Word for word, retype every line of the data.

[Start of Attachment]

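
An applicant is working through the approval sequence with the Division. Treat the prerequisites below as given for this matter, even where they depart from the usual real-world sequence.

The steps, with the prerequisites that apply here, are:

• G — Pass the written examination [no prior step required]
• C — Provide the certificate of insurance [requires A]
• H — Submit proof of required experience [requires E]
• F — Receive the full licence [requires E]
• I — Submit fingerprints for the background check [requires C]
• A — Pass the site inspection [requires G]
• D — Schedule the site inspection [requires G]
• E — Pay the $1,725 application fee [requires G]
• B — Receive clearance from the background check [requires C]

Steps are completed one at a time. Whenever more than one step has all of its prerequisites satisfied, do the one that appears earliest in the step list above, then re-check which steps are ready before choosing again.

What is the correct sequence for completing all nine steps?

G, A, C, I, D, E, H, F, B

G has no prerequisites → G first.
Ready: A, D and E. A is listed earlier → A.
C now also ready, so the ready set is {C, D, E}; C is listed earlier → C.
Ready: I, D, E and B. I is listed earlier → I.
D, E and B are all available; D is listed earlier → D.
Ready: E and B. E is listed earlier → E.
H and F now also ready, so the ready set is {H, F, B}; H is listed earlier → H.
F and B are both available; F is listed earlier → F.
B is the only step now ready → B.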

[End of Attachment]

**Final answer:**
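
An applicant is working through the approval sequence with the Division. Treat the prerequisites below as given for this matter, even where they depart from the usual real-world sequence.

The steps, with the prerequisites that apply here, are:

• G — Pass the written examination [no prior step required]
• C — Provide the certificate of insurance [requires A]
• H — Submit proof of required experience [requires E]
• F — Receive the full licence [requires E]
• I — Submit fingerprints for the background check [requires C]
• A — Pass the site inspection [requires G]
• D — Schedule the site inspection [requires G]
• E — Pay the $1,725 application fee [requires G]
• B — Receive clearance from the background check [requires C]

Steps are completed one at a time. Whenever more than one step has all of its prerequisites satisfied, do the one that appears earliest in the step list above, then re-check which steps are ready before choosing again.

What is the correct sequence for completing all nine steps?

G, A, C, I, D, E, H, F, B

G has no prerequisites → G first.
Ready: A, D and E. A is listed earlier → A.
C now also ready, so the ready set is {C, D, E}; C is listed earlier → C.
Ready: I, D, E and B. I is listed earlier → I.
D, E and B are all available; D is listed earlier → D.
Ready: E and B. E is listed earlier → E.
H and F now also ready, so the ready set is {H, F, B}; H is listed earlier → H.
F and B are both available; F is listed earlier → F.
B is the only step now ready → B.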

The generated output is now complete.